(Dataset entries)
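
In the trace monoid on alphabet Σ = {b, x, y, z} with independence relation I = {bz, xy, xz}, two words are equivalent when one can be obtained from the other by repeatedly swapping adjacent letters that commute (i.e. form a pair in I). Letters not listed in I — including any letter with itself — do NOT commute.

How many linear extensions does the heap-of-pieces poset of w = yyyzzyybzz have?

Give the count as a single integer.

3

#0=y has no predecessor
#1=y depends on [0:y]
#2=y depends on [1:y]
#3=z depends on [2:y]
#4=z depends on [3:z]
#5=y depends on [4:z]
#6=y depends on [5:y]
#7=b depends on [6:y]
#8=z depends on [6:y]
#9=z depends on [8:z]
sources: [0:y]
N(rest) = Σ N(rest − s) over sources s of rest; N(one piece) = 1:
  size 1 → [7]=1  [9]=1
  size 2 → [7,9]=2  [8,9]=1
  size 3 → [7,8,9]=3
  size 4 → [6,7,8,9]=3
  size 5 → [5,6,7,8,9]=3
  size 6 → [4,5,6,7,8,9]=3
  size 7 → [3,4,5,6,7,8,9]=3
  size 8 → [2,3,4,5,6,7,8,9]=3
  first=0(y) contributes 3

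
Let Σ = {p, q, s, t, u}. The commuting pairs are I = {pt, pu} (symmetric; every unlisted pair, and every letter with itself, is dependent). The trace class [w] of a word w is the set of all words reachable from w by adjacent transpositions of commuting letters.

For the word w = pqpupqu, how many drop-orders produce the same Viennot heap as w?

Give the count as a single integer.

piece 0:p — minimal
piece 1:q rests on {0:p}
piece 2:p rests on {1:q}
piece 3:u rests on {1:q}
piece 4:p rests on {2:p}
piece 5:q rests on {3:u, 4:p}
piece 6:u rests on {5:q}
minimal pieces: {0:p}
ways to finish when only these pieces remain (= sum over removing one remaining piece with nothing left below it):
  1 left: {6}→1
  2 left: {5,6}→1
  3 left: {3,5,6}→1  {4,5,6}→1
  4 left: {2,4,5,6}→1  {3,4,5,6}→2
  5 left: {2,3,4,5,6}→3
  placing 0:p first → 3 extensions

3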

> _WHAT YOU HAVE TO DO_: All of the data above should be written out again word for word.

> _EXPECTED ANSWER_:
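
In the trace monoid on alphabet Σ = {b, x, y, z} with independence relation I = {bz, xy, xz}, two words are equivalent when one can be obtained from the other by repeatedly swapping adjacent letters that commute (i.e. form a pair in I). Letters not listed in I — including any letter with itself — do NOT commute.

How many linear extensions does the heap-of-pieces poset of w = yyyzzyybzz have?

Give the count as a single integer.

3

#0=y has no predecessor
#1=y depends on [0:y]
#2=y depends on [1:y]
#3=z depends on [2:y]
#4=z depends on [3:z]
#5=y depends on [4:z]
#6=y depends on [5:y]
#7=b depends on [6:y]
#8=z depends on [6:y]
#9=z depends on [8:z]
sources: [0:y]
N(rest) = Σ N(rest − s) over sources s of rest; N(one piece) = 1:
  size 1 → [7]=1  [9]=1
  size 2 → [7,9]=2  [8,9]=1
  size 3 → [7,8,9]=3
  size 4 → [6,7,8,9]=3
  size 5 → [5,6,7,8,9]=3
  size 6 → [4,5,6,7,8,9]=3
  size 7 → [3,4,5,6,7,8,9]=3
  size 8 → [2,3,4,5,6,7,8,9]=3
  first=0(y) contributes 3

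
Let Σ = {p, q, s, t, u}. The commuting pairs are I = {pt, pu} (symmetric; every unlisted pair, and every letter with itself, is dependent). The trace class [w] of a word w is the set of all words reachable from w by adjacent transpositions of commuting letters.

For the word w = pqpupqu, how many drop-orders produce the same Viennot heap as w?

Give the count as a single integer.

piece 0:p — minimal
piece 1:q rests on {0:p}
piece 2:p rests on {1:q}
piece 3:u rests on {1:q}
piece 4:p rests on {2:p}
piece 5:q rests on {3:u, 4:p}
piece 6:u rests on {5:q}
minimal pieces: {0:p}
ways to finish when only these pieces remain (= sum over removing one remaining piece with nothing left below it):
  1 left: {6}→1
  2 left: {5,6}→1
  3 left: {3,5,6}→1  {4,5,6}→1
  4 left: {2,4,5,6}→1  {3,4,5,6}→2
  5 left: {2,3,4,5,6}→3
  placing 0:p first → 3 extensions

3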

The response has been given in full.